== TASK DESCRIPTION ==
Collect each line of the entries that holds the string "revolute".

== RECORDS FOR THIS TASK ==
········
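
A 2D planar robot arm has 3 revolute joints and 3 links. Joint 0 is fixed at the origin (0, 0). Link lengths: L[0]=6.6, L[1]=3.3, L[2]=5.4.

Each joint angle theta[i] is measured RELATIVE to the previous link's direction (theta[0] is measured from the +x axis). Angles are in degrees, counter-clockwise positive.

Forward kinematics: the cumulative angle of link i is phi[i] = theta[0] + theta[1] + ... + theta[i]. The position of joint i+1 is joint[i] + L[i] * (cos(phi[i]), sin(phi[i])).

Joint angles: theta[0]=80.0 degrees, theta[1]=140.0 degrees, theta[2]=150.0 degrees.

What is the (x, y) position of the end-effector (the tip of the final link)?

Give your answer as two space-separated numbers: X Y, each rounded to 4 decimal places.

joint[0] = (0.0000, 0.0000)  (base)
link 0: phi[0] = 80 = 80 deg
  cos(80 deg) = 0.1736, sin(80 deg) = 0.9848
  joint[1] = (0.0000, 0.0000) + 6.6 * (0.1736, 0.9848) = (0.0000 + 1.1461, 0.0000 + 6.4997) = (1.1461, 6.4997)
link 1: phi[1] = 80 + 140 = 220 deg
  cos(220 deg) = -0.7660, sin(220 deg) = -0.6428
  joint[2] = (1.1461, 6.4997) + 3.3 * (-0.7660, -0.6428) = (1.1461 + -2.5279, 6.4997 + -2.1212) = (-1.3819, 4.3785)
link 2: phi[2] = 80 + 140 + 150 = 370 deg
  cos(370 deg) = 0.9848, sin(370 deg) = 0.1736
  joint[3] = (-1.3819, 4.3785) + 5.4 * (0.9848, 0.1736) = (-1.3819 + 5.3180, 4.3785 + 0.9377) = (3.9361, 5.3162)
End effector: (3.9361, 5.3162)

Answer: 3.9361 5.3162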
········
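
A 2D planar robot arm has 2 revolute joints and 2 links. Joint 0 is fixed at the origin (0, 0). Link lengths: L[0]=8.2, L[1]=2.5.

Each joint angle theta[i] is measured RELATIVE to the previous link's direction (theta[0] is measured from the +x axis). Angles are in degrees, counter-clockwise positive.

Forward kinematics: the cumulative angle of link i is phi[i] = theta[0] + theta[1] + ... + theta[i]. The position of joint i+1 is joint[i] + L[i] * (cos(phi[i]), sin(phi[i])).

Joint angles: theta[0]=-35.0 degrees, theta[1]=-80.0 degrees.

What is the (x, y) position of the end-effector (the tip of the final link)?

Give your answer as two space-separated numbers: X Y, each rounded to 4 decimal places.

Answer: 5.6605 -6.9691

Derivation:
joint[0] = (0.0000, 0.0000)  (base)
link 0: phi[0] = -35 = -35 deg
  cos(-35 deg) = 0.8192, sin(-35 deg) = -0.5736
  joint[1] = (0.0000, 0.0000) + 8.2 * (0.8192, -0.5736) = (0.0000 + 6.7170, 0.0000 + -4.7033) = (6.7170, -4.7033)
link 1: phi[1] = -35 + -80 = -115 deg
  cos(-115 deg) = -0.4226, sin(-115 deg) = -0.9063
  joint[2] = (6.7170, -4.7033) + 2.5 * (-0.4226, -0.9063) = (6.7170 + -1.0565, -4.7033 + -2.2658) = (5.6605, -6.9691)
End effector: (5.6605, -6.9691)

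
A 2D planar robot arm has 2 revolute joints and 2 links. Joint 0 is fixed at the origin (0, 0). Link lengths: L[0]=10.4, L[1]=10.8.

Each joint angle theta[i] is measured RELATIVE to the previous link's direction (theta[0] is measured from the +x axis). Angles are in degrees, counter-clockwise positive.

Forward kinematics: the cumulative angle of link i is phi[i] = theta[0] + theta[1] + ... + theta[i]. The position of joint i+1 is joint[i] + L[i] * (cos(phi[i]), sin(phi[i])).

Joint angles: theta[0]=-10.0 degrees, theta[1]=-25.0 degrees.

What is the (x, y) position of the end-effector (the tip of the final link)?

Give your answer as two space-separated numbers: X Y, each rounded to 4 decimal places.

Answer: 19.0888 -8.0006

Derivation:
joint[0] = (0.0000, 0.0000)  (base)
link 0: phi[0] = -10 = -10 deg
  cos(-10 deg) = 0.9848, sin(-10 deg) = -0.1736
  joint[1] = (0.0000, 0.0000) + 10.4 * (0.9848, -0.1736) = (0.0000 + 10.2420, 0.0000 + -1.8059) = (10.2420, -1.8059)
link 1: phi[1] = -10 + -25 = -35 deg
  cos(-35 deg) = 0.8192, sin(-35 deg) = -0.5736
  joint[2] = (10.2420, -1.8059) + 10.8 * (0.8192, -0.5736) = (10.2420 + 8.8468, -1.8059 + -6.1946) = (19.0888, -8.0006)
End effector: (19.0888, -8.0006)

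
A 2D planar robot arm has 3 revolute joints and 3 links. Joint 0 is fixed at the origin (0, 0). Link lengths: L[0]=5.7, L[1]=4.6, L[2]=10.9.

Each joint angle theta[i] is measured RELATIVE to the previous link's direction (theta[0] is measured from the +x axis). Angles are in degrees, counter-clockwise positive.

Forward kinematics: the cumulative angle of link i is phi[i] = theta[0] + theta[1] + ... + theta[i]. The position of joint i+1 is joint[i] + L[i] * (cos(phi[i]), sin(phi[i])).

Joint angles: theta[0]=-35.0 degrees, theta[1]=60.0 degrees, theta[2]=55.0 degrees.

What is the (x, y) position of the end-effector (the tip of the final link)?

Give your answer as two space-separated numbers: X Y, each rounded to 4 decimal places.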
········
== SOLUTION BELOW ==
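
A 2D planar robot arm has 3 revolute joints and 3 links. Joint 0 is fixed at the origin (0, 0). Link lengths: L[0]=6.6, L[1]=3.3, L[2]=5.4.
A 2D planar robot arm has 2 revolute joints and 2 links. Joint 0 is fixed at the origin (0, 0). Link lengths: L[0]=8.2, L[1]=2.5.
A 2D planar robot arm has 2 revolute joints and 2 links. Joint 0 is fixed at the origin (0, 0). Link lengths: L[0]=10.4, L[1]=10.8.
A 2D planar robot arm has 3 revolute joints and 3 links. Joint 0 is fixed at the origin (0, 0). Link lengths: L[0]=5.7, L[1]=4.6, L[2]=10.9.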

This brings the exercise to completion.